TASK ITEM -
Transcribe exactly everything in the data below from the line containing "As a warm-up in categorical reasoning: Given" down to the line containing "In a graduate categories seminar: For presheaves", both lines included and nothing further.

EXERCISE INPUTS -
++++

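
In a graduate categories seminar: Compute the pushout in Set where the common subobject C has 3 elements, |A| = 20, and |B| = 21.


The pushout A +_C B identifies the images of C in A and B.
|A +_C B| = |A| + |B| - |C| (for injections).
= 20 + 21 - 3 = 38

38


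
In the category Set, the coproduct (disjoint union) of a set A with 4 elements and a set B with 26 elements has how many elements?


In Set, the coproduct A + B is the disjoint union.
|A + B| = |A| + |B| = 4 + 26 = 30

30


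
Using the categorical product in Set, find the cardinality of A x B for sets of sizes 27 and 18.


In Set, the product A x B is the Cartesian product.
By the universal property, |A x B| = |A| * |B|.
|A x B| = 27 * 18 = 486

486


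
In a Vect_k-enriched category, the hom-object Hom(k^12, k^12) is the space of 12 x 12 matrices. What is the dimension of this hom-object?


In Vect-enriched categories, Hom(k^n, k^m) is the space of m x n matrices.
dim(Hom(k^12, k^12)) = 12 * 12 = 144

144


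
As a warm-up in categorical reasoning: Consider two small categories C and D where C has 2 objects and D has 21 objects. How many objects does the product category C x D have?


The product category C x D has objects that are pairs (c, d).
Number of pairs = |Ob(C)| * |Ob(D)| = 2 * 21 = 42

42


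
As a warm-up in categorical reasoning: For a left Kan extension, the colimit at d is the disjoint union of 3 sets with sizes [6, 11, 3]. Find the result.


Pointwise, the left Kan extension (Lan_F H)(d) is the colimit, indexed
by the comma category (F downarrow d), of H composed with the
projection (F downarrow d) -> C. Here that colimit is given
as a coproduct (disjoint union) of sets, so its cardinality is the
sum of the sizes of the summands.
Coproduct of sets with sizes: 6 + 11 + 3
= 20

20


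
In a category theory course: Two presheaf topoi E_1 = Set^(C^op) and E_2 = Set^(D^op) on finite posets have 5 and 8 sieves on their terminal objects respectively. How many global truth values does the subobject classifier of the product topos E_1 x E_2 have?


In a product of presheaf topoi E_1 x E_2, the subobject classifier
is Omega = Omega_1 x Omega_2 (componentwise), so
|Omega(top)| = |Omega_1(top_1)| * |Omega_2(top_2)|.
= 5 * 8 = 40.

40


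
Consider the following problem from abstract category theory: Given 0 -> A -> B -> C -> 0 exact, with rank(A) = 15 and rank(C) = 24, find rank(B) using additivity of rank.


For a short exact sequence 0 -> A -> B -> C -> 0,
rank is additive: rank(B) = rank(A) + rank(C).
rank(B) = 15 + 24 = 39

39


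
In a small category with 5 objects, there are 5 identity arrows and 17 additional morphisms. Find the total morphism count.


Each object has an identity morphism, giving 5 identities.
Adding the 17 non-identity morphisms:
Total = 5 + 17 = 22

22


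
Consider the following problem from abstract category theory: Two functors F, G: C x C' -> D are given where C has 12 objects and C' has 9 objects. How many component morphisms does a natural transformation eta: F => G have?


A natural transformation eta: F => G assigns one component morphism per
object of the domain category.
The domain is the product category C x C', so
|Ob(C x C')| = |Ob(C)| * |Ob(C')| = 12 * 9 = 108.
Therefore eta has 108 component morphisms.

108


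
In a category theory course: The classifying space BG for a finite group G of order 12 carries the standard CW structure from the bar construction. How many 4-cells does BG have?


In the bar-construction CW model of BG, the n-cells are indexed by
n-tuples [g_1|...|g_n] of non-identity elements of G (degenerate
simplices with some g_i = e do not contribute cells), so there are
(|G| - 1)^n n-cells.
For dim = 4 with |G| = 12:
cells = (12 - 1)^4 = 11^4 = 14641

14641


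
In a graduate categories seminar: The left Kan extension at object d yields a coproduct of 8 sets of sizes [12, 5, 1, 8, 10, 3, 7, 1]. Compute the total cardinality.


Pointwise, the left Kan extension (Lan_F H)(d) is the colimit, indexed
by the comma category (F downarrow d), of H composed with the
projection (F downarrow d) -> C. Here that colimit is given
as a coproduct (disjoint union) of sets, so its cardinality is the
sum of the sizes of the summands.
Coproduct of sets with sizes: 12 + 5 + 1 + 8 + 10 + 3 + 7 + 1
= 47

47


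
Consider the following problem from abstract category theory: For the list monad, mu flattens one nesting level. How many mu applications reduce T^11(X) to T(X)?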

++++

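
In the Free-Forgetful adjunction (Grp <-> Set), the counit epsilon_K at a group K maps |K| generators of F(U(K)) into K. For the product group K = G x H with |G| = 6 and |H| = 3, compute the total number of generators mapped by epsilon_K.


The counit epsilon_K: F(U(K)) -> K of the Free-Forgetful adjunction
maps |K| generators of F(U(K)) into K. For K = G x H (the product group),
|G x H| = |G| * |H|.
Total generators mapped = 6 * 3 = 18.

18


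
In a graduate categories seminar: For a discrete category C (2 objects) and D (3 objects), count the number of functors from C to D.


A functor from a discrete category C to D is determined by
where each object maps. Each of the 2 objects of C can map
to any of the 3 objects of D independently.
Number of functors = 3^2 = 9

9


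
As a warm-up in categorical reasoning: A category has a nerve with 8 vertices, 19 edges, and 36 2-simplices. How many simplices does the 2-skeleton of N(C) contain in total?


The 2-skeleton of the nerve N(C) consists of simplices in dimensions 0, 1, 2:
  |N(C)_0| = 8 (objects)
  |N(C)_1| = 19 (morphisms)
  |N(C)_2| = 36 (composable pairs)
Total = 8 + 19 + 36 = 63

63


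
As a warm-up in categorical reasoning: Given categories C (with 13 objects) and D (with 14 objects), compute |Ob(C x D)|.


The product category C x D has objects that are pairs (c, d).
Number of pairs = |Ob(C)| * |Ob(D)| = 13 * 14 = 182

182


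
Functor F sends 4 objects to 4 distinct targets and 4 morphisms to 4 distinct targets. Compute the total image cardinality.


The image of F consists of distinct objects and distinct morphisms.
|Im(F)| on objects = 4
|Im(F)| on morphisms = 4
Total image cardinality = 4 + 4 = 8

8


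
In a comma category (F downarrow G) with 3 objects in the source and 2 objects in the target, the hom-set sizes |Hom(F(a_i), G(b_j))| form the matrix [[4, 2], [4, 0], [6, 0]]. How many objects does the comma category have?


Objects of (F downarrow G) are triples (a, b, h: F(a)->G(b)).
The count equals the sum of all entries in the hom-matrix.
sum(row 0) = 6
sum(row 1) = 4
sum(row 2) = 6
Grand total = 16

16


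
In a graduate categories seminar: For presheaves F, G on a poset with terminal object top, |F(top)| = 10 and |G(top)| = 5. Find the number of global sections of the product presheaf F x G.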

++++

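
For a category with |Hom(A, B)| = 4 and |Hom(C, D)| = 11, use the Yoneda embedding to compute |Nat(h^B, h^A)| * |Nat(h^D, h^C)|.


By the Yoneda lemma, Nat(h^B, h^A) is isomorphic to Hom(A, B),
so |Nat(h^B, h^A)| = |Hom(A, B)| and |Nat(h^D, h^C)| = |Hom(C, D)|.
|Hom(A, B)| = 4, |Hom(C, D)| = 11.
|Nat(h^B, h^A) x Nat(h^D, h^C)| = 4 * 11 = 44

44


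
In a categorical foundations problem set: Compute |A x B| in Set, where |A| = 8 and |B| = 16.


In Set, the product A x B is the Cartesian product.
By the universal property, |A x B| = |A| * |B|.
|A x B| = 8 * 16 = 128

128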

++++

EXERCISE OUTPUT -
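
As a warm-up in categorical reasoning: Given categories C (with 13 objects) and D (with 14 objects), compute |Ob(C x D)|.


The product category C x D has objects that are pairs (c, d).
Number of pairs = |Ob(C)| * |Ob(D)| = 13 * 14 = 182

182


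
Functor F sends 4 objects to 4 distinct targets and 4 morphisms to 4 distinct targets. Compute the total image cardinality.


The image of F consists of distinct objects and distinct morphisms.
|Im(F)| on objects = 4
|Im(F)| on morphisms = 4
Total image cardinality = 4 + 4 = 8

8


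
In a comma category (F downarrow G) with 3 objects in the source and 2 objects in the target, the hom-set sizes |Hom(F(a_i), G(b_j))| form the matrix [[4, 2], [4, 0], [6, 0]]. How many objects does the comma category have?


Objects of (F downarrow G) are triples (a, b, h: F(a)->G(b)).
The count equals the sum of all entries in the hom-matrix.
sum(row 0) = 6
sum(row 1) = 4
sum(row 2) = 6
Grand total = 16

16


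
In a graduate categories seminar: For presheaves F, G on a poset with terminal object top, |F(top)| = 10 and |G(top)| = 5. Find the number of global sections of the product presheaf F x G.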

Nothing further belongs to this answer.